**Records for this exercise**
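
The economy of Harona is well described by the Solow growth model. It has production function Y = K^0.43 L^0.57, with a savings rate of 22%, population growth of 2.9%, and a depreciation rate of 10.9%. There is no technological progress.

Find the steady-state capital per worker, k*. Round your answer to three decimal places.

In steady state, investment equals break-even investment: s·k^α = (n + δ)·k.
Rearranging, k^(1−α) = s / (n + δ).
k^0.57 = 0.22 / (0.029 + 0.109) = 0.22 / 0.138 = 1.5942
k* = 1.5942^(1/0.57) ≈ 2.2664

k* ≈ 2.266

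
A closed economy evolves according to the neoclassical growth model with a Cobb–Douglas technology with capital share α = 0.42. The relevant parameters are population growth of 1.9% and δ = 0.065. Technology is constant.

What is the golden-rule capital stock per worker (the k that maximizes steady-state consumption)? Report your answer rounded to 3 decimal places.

k_gold ≈ 16.037

The golden rule sets f'(k) = n + δ, i.e. α·k^(α−1) = n + δ.
So k^(1−α) = α / (n + δ) = 0.42 / 0.084 = 5.0000.
k_gold = 5.0000^(1/0.58) ≈ 16.0369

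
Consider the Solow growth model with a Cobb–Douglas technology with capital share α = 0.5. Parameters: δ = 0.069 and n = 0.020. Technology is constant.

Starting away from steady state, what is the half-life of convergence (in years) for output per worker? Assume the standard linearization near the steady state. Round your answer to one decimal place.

Near the steady state the convergence rate is λ = (1 − α)(n + δ).
λ = (1 − 0.5) × 0.089 = 0.5 × 0.089 = 0.0445
Half-life = ln 2 / λ = 0.6931 / 0.0445 ≈ 15.58 years

t_½ ≈ 15.6 years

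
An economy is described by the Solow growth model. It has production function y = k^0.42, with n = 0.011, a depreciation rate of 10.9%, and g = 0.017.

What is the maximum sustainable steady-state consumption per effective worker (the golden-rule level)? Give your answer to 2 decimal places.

At the golden rule, f'(k) = n + g + δ, so α·k^(α−1) = n + g + δ and k_gold = (α/(n + g + δ))^(1/(1−α)).
k_gold = (0.42/0.137)^(1/0.58) = 3.0657^1.7241 ≈ 6.8996
c_gold = f(k_gold) − (n + g + δ)·k_gold = 2.2506 − 0.137×6.8996 ≈ 1.3054

c_gold ≈ 1.31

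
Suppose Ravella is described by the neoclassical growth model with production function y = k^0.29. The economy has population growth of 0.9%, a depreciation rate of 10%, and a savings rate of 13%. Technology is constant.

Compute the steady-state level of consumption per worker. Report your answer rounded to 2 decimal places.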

**Activity**
Write the listing out again in full, exactly as it stands above.

**Task output**
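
The economy of Harona is well described by the Solow growth model. It has production function Y = K^0.43 L^0.57, with a savings rate of 22%, population growth of 2.9%, and a depreciation rate of 10.9%. There is no technological progress.

Find the steady-state capital per worker, k*. Round your answer to three decimal places.

In steady state, investment equals break-even investment: s·k^α = (n + δ)·k.
Rearranging, k^(1−α) = s / (n + δ).
k^0.57 = 0.22 / (0.029 + 0.109) = 0.22 / 0.138 = 1.5942
k* = 1.5942^(1/0.57) ≈ 2.2664

k* ≈ 2.266

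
A closed economy evolves according to the neoclassical growth model with a Cobb–Douglas technology with capital share α = 0.42. The relevant parameters are population growth of 1.9% and δ = 0.065. Technology is constant.

What is the golden-rule capital stock per worker (the k that maximizes steady-state consumption)? Report your answer rounded to 3 decimal places.

k_gold ≈ 16.037

The golden rule sets f'(k) = n + δ, i.e. α·k^(α−1) = n + δ.
So k^(1−α) = α / (n + δ) = 0.42 / 0.084 = 5.0000.
k_gold = 5.0000^(1/0.58) ≈ 16.0369

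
Consider the Solow growth model with a Cobb–Douglas technology with capital share α = 0.5. Parameters: δ = 0.069 and n = 0.020. Technology is constant.

Starting away from steady state, what is the half-life of convergence (in years) for output per worker? Assume the standard linearization near the steady state. Round your answer to one decimal place.

Near the steady state the convergence rate is λ = (1 − α)(n + δ).
λ = (1 − 0.5) × 0.089 = 0.5 × 0.089 = 0.0445
Half-life = ln 2 / λ = 0.6931 / 0.0445 ≈ 15.58 years

t_½ ≈ 15.6 years

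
An economy is described by the Solow growth model. It has production function y = k^0.42, with n = 0.011, a depreciation rate of 10.9%, and g = 0.017.

What is the maximum sustainable steady-state consumption per effective worker (the golden-rule level)? Give your answer to 2 decimal places.

At the golden rule, f'(k) = n + g + δ, so α·k^(α−1) = n + g + δ and k_gold = (α/(n + g + δ))^(1/(1−α)).
k_gold = (0.42/0.137)^(1/0.58) = 3.0657^1.7241 ≈ 6.8996
c_gold = f(k_gold) − (n + g + δ)·k_gold = 2.2506 − 0.137×6.8996 ≈ 1.3054

c_gold ≈ 1.31

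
Suppose Ravella is described by the neoclassical growth model with production function y = k^0.29. The economy has population growth of 0.9%, a depreciation rate of 10%, and a savings rate of 13%. Technology is constant.

Compute the steady-state level of consumption per worker. Report your answer rounded to 2 decimal places.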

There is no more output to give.